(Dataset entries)
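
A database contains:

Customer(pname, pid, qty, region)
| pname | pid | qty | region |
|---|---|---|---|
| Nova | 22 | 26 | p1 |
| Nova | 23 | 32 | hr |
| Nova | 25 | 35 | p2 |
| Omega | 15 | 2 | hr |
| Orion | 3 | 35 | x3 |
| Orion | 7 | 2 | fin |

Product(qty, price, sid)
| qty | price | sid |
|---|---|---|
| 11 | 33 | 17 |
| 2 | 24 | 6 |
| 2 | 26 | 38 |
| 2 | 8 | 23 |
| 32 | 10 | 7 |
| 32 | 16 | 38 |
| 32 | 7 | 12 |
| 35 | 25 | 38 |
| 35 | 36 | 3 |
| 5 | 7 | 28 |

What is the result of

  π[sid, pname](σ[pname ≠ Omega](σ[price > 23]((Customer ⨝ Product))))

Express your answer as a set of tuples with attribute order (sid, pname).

{(3, Nova), (3, Orion), (38, Nova), (38, Orion), (6, Orion)}

Joining Customer and Product on qty yields {(Nova, 23, 32, hr, 10, 7), (Nova, 23, 32, hr, 16, 38), (Nova, 23, 32, hr, 7, 12), (Nova, 25, 35, p2, 25, 38), (Nova, 25, 35, p2, 36, 3), (Omega, 15, 2, hr, 24, 6), (Omega, 15, 2, hr, 26, 38), (Omega, 15, 2, hr, 8, 23), (Orion, 3, 35, x3, 25, 38), (Orion, 3, 35, x3, 36, 3), (Orion, 7, 2, fin, 24, 6), (Orion, 7, 2, fin, 26, 38), (Orion, 7, 2, fin, 8, 23)}.
Apply σ_{price > 23}; surviving tuples: {(Nova, 25, 35, p2, 25, 38), (Nova, 25, 35, p2, 36, 3), (Omega, 15, 2, hr, 24, 6), (Omega, 15, 2, hr, 26, 38), (Orion, 3, 35, x3, 25, 38), (Orion, 3, 35, x3, 36, 3), (Orion, 7, 2, fin, 24, 6), (Orion, 7, 2, fin, 26, 38)}
Apply σ_{pname ≠ Omega}; surviving tuples: {(Nova, 25, 35, p2, 25, 38), (Nova, 25, 35, p2, 36, 3), (Orion, 3, 35, x3, 25, 38), (Orion, 3, 35, x3, 36, 3), (Orion, 7, 2, fin, 24, 6), (Orion, 7, 2, fin, 26, 38)}
π_{sid, pname} gives {(3, Nova), (3, Orion), (38, Nova), (38, Orion), (6, Orion)} (1 duplicate(s) eliminated).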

What is required
Using the entries shown above, reproduce verbatim the lines from the line bearing "22 | 26 | p1 |" to the line bearing "35 | 25 | 38 |", inclusive.

Written response
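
| Nova | 22 | 26 | p1 |
| Nova | 23 | 32 | hr |
| Nova | 25 | 35 | p2 |
| Omega | 15 | 2 | hr |
| Orion | 3 | 35 | x3 |
| Orion | 7 | 2 | fin |

Product(qty, price, sid)
| qty | price | sid |
|---|---|---|
| 11 | 33 | 17 |
| 2 | 24 | 6 |
| 2 | 26 | 38 |
| 2 | 8 | 23 |
| 32 | 10 | 7 |
| 32 | 16 | 38 |
| 32 | 7 | 12 |
| 35 | 25 | 38 |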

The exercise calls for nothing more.